[[ Data to use open ]]
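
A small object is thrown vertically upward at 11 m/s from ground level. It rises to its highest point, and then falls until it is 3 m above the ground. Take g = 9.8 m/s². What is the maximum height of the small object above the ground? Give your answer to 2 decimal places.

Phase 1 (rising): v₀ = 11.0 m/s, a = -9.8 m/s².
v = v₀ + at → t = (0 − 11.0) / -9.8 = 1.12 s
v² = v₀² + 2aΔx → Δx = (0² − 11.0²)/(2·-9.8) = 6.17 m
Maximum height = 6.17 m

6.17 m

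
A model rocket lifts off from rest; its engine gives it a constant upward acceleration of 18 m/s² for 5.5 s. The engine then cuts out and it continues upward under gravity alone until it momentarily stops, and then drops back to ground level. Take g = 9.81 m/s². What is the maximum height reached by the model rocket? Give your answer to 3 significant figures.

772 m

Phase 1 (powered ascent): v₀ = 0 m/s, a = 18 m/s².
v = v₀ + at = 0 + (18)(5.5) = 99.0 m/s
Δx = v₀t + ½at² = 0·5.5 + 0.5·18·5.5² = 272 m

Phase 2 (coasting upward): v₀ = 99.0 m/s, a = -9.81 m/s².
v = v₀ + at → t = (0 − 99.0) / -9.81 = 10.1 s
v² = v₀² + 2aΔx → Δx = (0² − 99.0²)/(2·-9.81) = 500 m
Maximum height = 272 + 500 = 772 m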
[[ Data to use closed ]]
## What to work on
Exactly as it appears above, write out the complete listing.

## Solution for this exercise
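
A small object is thrown vertically upward at 11 m/s from ground level. It rises to its highest point, and then falls until it is 3 m above the ground. Take g = 9.8 m/s². What is the maximum height of the small object above the ground? Give your answer to 2 decimal places.

Phase 1 (rising): v₀ = 11.0 m/s, a = -9.8 m/s².
v = v₀ + at → t = (0 − 11.0) / -9.8 = 1.12 s
v² = v₀² + 2aΔx → Δx = (0² − 11.0²)/(2·-9.8) = 6.17 m
Maximum height = 6.17 m

6.17 m

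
A model rocket lifts off from rest; its engine gives it a constant upward acceleration of 18 m/s² for 5.5 s. The engine then cuts out and it continues upward under gravity alone until it momentarily stops, and then drops back to ground level. Take g = 9.81 m/s². What is the maximum height reached by the model rocket? Give your answer to 3 significant figures.

772 m

Phase 1 (powered ascent): v₀ = 0 m/s, a = 18 m/s².
v = v₀ + at = 0 + (18)(5.5) = 99.0 m/s
Δx = v₀t + ½at² = 0·5.5 + 0.5·18·5.5² = 272 m

Phase 2 (coasting upward): v₀ = 99.0 m/s, a = -9.81 m/s².
v = v₀ + at → t = (0 − 99.0) / -9.81 = 10.1 s
v² = v₀² + 2aΔx → Δx = (0² − 99.0²)/(2·-9.81) = 500 m
Maximum height = 272 + 500 = 772 m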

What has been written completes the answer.